• **EXERCISE REQUIREMENTS**: Tell how many lines in the data hold "from", giving that figure alone.

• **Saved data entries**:
######

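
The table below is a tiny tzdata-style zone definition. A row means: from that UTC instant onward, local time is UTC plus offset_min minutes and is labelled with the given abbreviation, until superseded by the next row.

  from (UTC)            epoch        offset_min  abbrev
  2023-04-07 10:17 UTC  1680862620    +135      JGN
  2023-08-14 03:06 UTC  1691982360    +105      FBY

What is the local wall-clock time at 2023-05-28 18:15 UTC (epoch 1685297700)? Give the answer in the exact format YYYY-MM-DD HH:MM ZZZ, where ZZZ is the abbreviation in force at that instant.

Query: 2023-05-28 18:15 UTC
Rule 1/2 (JGN, +02:15): 2023-04-07 10:17 UTC ≤ query < 2023-08-14 03:06 UTC
18·60 + 15 + 135 = 1230 min
1230 = 0·1440 + 1230; 1230 = 20·60 + 30 → 20:30, same day
→ 2023-05-28 20:30 JGN

2023-05-28 20:30 JGN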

######

• **ANSWER TO THE EXERCISE**: 2